DATA EXTRACTS:
- Opening Delimiter -
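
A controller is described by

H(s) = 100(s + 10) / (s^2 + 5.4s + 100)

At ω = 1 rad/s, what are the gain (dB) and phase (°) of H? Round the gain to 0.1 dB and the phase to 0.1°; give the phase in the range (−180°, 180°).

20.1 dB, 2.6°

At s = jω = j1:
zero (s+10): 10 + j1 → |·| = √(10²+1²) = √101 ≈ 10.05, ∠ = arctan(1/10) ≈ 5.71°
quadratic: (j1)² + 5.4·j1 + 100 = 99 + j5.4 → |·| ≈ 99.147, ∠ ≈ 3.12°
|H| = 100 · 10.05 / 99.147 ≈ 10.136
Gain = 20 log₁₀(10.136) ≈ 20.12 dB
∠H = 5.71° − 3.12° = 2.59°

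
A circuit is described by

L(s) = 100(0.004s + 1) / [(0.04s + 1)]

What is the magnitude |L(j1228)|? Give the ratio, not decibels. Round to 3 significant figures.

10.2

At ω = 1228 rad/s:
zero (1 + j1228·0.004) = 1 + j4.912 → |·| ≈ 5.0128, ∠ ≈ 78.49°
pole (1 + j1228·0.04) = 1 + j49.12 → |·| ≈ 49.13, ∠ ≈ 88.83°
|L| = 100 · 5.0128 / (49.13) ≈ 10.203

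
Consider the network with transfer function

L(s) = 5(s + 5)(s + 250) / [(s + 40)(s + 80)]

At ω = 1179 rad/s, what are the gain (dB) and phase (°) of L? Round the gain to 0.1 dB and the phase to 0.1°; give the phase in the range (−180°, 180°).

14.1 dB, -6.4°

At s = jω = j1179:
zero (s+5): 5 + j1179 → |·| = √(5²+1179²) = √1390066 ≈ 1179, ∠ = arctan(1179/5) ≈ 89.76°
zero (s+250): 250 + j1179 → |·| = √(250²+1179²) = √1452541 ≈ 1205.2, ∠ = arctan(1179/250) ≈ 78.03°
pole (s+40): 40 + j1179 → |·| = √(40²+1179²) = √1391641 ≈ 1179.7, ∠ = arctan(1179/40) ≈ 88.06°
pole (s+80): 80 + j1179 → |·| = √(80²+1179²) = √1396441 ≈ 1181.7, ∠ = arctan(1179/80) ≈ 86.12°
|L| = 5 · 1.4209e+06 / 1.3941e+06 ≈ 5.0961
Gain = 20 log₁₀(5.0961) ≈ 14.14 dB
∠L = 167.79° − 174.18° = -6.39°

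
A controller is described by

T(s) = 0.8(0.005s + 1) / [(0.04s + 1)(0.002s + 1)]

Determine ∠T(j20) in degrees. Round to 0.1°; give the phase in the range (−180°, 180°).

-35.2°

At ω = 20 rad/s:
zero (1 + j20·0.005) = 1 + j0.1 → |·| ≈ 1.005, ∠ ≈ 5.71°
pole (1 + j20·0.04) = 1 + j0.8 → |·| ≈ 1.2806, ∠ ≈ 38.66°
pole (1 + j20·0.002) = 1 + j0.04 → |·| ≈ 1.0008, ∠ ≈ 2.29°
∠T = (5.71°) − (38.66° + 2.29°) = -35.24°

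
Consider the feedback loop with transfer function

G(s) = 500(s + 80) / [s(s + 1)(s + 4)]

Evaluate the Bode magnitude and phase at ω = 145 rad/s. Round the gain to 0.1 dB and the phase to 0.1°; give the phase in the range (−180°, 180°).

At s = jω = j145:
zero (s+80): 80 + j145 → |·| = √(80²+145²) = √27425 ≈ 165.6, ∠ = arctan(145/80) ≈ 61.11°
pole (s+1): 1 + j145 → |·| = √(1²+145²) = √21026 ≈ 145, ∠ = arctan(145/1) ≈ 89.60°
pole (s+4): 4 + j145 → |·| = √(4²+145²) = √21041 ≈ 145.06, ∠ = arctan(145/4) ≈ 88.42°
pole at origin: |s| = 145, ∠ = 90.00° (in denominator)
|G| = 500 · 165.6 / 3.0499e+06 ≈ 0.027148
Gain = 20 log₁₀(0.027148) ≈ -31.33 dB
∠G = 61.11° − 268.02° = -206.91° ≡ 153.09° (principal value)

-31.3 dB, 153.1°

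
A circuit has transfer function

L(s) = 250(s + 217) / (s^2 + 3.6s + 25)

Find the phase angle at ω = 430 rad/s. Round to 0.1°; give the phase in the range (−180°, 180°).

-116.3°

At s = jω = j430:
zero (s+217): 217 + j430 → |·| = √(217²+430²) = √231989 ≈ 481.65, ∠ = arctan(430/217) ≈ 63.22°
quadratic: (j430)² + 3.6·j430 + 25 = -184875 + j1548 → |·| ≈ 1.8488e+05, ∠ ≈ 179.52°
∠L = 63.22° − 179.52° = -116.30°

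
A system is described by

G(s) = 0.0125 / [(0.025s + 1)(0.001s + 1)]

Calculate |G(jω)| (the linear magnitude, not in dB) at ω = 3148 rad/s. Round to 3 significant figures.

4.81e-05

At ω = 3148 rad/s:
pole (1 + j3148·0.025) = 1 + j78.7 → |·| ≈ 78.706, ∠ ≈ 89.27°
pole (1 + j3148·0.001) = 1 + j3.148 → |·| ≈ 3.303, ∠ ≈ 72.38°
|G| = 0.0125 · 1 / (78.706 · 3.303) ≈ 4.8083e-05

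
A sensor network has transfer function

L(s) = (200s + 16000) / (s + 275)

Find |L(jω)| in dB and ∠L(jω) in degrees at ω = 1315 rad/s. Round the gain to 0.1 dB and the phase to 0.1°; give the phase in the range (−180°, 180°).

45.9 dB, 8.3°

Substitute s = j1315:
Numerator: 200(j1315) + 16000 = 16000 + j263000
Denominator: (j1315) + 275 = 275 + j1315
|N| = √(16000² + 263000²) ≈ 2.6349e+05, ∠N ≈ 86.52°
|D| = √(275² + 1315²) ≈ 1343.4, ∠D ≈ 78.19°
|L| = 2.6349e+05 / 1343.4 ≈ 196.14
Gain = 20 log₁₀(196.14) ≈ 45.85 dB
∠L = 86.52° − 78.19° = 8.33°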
- Closing Delimiter -
DIRECTIONS FOR THIS TASK:
Repeat all the entries exactly as given.

RESULT OF THE EXERCISE:
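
A controller is described by

H(s) = 100(s + 10) / (s^2 + 5.4s + 100)

At ω = 1 rad/s, what are the gain (dB) and phase (°) of H? Round the gain to 0.1 dB and the phase to 0.1°; give the phase in the range (−180°, 180°).

20.1 dB, 2.6°

At s = jω = j1:
zero (s+10): 10 + j1 → |·| = √(10²+1²) = √101 ≈ 10.05, ∠ = arctan(1/10) ≈ 5.71°
quadratic: (j1)² + 5.4·j1 + 100 = 99 + j5.4 → |·| ≈ 99.147, ∠ ≈ 3.12°
|H| = 100 · 10.05 / 99.147 ≈ 10.136
Gain = 20 log₁₀(10.136) ≈ 20.12 dB
∠H = 5.71° − 3.12° = 2.59°

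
A circuit is described by

L(s) = 100(0.004s + 1) / [(0.04s + 1)]

What is the magnitude |L(j1228)|? Give the ratio, not decibels. Round to 3 significant figures.

10.2

At ω = 1228 rad/s:
zero (1 + j1228·0.004) = 1 + j4.912 → |·| ≈ 5.0128, ∠ ≈ 78.49°
pole (1 + j1228·0.04) = 1 + j49.12 → |·| ≈ 49.13, ∠ ≈ 88.83°
|L| = 100 · 5.0128 / (49.13) ≈ 10.203

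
Consider the network with transfer function

L(s) = 5(s + 5)(s + 250) / [(s + 40)(s + 80)]

At ω = 1179 rad/s, what are the gain (dB) and phase (°) of L? Round the gain to 0.1 dB and the phase to 0.1°; give the phase in the range (−180°, 180°).

14.1 dB, -6.4°

At s = jω = j1179:
zero (s+5): 5 + j1179 → |·| = √(5²+1179²) = √1390066 ≈ 1179, ∠ = arctan(1179/5) ≈ 89.76°
zero (s+250): 250 + j1179 → |·| = √(250²+1179²) = √1452541 ≈ 1205.2, ∠ = arctan(1179/250) ≈ 78.03°
pole (s+40): 40 + j1179 → |·| = √(40²+1179²) = √1391641 ≈ 1179.7, ∠ = arctan(1179/40) ≈ 88.06°
pole (s+80): 80 + j1179 → |·| = √(80²+1179²) = √1396441 ≈ 1181.7, ∠ = arctan(1179/80) ≈ 86.12°
|L| = 5 · 1.4209e+06 / 1.3941e+06 ≈ 5.0961
Gain = 20 log₁₀(5.0961) ≈ 14.14 dB
∠L = 167.79° − 174.18° = -6.39°

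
A controller is described by

T(s) = 0.8(0.005s + 1) / [(0.04s + 1)(0.002s + 1)]

Determine ∠T(j20) in degrees. Round to 0.1°; give the phase in the range (−180°, 180°).

-35.2°

At ω = 20 rad/s:
zero (1 + j20·0.005) = 1 + j0.1 → |·| ≈ 1.005, ∠ ≈ 5.71°
pole (1 + j20·0.04) = 1 + j0.8 → |·| ≈ 1.2806, ∠ ≈ 38.66°
pole (1 + j20·0.002) = 1 + j0.04 → |·| ≈ 1.0008, ∠ ≈ 2.29°
∠T = (5.71°) − (38.66° + 2.29°) = -35.24°

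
Consider the feedback loop with transfer function

G(s) = 500(s + 80) / [s(s + 1)(s + 4)]

Evaluate the Bode magnitude and phase at ω = 145 rad/s. Round the gain to 0.1 dB and the phase to 0.1°; give the phase in the range (−180°, 180°).

At s = jω = j145:
zero (s+80): 80 + j145 → |·| = √(80²+145²) = √27425 ≈ 165.6, ∠ = arctan(145/80) ≈ 61.11°
pole (s+1): 1 + j145 → |·| = √(1²+145²) = √21026 ≈ 145, ∠ = arctan(145/1) ≈ 89.60°
pole (s+4): 4 + j145 → |·| = √(4²+145²) = √21041 ≈ 145.06, ∠ = arctan(145/4) ≈ 88.42°
pole at origin: |s| = 145, ∠ = 90.00° (in denominator)
|G| = 500 · 165.6 / 3.0499e+06 ≈ 0.027148
Gain = 20 log₁₀(0.027148) ≈ -31.33 dB
∠G = 61.11° − 268.02° = -206.91° ≡ 153.09° (principal value)

-31.3 dB, 153.1°

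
A circuit has transfer function

L(s) = 250(s + 217) / (s^2 + 3.6s + 25)

Find the phase angle at ω = 430 rad/s. Round to 0.1°; give the phase in the range (−180°, 180°).

-116.3°

At s = jω = j430:
zero (s+217): 217 + j430 → |·| = √(217²+430²) = √231989 ≈ 481.65, ∠ = arctan(430/217) ≈ 63.22°
quadratic: (j430)² + 3.6·j430 + 25 = -184875 + j1548 → |·| ≈ 1.8488e+05, ∠ ≈ 179.52°
∠L = 63.22° − 179.52° = -116.30°

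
A system is described by

G(s) = 0.0125 / [(0.025s + 1)(0.001s + 1)]

Calculate |G(jω)| (the linear magnitude, not in dB) at ω = 3148 rad/s. Round to 3 significant figures.

4.81e-05

At ω = 3148 rad/s:
pole (1 + j3148·0.025) = 1 + j78.7 → |·| ≈ 78.706, ∠ ≈ 89.27°
pole (1 + j3148·0.001) = 1 + j3.148 → |·| ≈ 3.303, ∠ ≈ 72.38°
|G| = 0.0125 · 1 / (78.706 · 3.303) ≈ 4.8083e-05

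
A sensor network has transfer function

L(s) = (200s + 16000) / (s + 275)

Find |L(jω)| in dB and ∠L(jω) in degrees at ω = 1315 rad/s. Round the gain to 0.1 dB and the phase to 0.1°; give the phase in the range (−180°, 180°).

45.9 dB, 8.3°

Substitute s = j1315:
Numerator: 200(j1315) + 16000 = 16000 + j263000
Denominator: (j1315) + 275 = 275 + j1315
|N| = √(16000² + 263000²) ≈ 2.6349e+05, ∠N ≈ 86.52°
|D| = √(275² + 1315²) ≈ 1343.4, ∠D ≈ 78.19°
|L| = 2.6349e+05 / 1343.4 ≈ 196.14
Gain = 20 log₁₀(196.14) ≈ 45.85 dB
∠L = 86.52° − 78.19° = 8.33°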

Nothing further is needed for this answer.